Task details: Output the line that contains "A photon emerges", then every line beneath it through the end of the records, exactly as given and with no other lines.
*** Begin section ***
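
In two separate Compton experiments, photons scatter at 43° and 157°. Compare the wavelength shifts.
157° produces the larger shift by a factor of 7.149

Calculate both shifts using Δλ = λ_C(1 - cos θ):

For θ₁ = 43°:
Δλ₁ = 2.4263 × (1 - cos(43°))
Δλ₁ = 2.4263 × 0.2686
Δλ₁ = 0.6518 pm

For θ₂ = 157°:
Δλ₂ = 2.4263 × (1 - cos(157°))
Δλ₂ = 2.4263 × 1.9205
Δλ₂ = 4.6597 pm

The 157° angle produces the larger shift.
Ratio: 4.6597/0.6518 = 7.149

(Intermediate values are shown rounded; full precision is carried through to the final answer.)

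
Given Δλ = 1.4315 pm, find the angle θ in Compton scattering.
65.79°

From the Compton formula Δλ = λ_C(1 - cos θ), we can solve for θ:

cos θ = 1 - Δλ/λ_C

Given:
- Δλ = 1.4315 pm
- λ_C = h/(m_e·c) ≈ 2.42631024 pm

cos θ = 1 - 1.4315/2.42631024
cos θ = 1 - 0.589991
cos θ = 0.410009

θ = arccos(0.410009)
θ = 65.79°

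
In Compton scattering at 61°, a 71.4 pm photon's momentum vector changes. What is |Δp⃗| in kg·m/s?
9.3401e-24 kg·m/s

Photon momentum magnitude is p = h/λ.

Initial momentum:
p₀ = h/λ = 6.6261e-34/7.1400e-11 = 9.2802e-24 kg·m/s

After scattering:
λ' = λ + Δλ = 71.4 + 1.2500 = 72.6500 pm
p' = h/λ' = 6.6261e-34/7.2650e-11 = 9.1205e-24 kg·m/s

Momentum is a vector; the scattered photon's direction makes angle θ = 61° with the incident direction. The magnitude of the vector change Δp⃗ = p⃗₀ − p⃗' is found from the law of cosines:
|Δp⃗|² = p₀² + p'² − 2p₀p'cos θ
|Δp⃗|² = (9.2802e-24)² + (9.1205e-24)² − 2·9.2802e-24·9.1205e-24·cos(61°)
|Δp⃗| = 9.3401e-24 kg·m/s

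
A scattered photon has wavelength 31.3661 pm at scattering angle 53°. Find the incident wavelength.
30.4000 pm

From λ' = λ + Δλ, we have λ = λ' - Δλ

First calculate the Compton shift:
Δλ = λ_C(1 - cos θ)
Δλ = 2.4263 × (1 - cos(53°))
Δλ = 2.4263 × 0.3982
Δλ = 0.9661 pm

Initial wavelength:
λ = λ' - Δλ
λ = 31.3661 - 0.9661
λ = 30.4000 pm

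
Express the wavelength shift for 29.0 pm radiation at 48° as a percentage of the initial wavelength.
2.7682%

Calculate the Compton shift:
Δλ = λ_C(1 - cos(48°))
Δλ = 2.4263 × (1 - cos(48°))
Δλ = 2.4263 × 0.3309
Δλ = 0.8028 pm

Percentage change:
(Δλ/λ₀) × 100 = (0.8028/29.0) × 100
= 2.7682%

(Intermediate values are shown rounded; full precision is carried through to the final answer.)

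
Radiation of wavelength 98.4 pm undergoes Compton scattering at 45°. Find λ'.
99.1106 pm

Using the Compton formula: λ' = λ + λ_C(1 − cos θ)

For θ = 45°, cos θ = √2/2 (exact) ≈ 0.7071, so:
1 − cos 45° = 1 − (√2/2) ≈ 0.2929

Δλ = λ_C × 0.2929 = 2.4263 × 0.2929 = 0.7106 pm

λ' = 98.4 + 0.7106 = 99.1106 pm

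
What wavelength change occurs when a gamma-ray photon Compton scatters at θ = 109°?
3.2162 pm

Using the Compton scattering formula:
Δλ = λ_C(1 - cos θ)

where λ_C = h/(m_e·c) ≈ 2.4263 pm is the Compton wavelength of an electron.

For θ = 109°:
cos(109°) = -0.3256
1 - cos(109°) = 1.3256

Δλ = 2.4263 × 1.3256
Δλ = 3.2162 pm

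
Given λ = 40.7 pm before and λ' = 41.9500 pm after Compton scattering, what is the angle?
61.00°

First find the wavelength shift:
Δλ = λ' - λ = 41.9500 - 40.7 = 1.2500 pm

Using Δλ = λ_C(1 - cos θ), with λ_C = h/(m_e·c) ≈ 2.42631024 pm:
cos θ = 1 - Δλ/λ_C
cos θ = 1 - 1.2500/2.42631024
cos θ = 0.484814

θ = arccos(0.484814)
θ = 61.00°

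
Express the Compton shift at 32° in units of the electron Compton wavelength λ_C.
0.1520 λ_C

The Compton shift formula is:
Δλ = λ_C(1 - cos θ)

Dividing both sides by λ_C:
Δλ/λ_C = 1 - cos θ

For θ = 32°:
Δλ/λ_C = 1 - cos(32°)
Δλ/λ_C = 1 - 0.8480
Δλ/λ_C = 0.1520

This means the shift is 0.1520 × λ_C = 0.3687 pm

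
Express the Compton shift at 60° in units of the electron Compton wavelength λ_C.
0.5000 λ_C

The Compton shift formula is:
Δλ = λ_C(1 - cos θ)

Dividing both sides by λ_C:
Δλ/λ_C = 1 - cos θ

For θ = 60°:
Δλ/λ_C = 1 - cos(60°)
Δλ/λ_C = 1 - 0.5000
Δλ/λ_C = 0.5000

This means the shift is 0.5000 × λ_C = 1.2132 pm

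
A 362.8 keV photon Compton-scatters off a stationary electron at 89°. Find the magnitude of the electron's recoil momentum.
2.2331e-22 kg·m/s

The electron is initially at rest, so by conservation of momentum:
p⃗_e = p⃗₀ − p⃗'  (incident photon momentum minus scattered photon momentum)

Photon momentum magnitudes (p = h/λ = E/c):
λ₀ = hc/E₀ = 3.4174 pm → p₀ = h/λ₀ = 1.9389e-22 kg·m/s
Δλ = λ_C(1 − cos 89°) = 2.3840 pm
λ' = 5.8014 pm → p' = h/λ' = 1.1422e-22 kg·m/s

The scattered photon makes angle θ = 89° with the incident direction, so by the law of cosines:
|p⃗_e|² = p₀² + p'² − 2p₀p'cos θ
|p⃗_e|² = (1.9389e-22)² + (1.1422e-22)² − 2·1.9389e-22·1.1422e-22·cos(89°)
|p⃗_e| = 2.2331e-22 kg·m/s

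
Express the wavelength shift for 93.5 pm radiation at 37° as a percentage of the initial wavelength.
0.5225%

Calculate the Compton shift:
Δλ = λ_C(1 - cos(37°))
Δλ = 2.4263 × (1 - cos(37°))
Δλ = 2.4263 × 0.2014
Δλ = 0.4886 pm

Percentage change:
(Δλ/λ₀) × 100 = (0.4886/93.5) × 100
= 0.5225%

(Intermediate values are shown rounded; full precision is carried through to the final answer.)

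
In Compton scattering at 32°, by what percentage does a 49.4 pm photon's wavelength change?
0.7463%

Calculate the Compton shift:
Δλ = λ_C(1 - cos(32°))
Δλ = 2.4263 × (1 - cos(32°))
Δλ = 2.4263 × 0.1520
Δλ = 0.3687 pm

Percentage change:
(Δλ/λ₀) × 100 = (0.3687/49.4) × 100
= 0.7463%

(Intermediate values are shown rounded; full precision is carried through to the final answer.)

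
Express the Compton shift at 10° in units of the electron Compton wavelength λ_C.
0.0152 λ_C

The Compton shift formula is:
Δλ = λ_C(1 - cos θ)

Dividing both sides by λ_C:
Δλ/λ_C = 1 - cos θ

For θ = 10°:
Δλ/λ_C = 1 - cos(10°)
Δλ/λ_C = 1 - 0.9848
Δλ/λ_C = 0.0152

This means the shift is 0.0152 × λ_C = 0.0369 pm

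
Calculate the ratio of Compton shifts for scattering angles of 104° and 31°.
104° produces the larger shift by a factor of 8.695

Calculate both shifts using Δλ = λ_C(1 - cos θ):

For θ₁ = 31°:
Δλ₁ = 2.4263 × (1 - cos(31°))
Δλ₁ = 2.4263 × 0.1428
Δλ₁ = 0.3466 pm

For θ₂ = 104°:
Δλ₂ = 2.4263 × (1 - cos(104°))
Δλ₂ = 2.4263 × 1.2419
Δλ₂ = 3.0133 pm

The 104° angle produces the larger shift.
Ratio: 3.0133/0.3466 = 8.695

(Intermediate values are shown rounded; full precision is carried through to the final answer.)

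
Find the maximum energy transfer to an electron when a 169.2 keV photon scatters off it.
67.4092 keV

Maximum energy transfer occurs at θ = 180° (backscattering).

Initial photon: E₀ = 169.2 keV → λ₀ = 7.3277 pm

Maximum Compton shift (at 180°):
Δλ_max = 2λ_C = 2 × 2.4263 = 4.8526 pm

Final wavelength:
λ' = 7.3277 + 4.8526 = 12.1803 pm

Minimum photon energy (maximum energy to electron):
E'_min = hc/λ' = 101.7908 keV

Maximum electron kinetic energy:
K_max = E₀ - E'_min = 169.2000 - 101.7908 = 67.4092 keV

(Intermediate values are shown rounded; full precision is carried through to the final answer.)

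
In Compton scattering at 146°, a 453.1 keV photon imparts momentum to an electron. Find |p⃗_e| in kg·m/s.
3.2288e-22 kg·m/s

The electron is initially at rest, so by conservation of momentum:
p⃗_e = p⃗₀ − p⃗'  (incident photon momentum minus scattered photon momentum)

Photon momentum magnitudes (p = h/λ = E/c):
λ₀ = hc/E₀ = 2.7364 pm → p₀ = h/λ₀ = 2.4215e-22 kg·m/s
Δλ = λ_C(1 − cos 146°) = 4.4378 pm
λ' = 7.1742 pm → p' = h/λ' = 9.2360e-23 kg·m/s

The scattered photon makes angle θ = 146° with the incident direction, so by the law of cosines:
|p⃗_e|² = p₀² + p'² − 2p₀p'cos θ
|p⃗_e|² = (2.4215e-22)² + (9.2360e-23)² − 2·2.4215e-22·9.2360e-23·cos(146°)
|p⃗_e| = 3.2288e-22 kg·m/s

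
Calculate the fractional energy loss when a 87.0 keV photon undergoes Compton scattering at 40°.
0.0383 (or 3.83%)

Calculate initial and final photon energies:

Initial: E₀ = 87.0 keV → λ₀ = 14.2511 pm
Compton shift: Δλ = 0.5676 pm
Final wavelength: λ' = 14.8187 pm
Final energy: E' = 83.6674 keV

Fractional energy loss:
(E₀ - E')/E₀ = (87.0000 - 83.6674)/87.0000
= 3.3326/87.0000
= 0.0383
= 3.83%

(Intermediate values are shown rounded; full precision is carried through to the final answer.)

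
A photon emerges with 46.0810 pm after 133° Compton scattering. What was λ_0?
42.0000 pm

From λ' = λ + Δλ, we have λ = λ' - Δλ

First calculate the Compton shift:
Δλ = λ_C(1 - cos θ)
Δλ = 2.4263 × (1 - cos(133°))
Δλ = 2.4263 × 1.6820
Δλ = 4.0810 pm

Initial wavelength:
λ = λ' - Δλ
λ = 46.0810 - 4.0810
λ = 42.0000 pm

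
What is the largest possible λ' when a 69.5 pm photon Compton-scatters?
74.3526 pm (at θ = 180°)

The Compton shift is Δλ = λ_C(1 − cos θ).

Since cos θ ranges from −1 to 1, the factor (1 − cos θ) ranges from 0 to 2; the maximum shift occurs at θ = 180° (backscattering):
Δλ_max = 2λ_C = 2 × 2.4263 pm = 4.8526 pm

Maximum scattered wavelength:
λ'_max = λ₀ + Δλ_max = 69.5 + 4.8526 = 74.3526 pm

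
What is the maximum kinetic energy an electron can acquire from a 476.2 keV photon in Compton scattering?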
*** End section ***
Your solution:
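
A photon emerges with 46.0810 pm after 133° Compton scattering. What was λ_0?
42.0000 pm

From λ' = λ + Δλ, we have λ = λ' - Δλ

First calculate the Compton shift:
Δλ = λ_C(1 - cos θ)
Δλ = 2.4263 × (1 - cos(133°))
Δλ = 2.4263 × 1.6820
Δλ = 4.0810 pm

Initial wavelength:
λ = λ' - Δλ
λ = 46.0810 - 4.0810
λ = 42.0000 pm

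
What is the largest possible λ' when a 69.5 pm photon Compton-scatters?
74.3526 pm (at θ = 180°)

The Compton shift is Δλ = λ_C(1 − cos θ).

Since cos θ ranges from −1 to 1, the factor (1 − cos θ) ranges from 0 to 2; the maximum shift occurs at θ = 180° (backscattering):
Δλ_max = 2λ_C = 2 × 2.4263 pm = 4.8526 pm

Maximum scattered wavelength:
λ'_max = λ₀ + Δλ_max = 69.5 + 4.8526 = 74.3526 pm

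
What is the maximum kinetic energy an electron can acquire from a 476.2 keV photon in Compton scattering?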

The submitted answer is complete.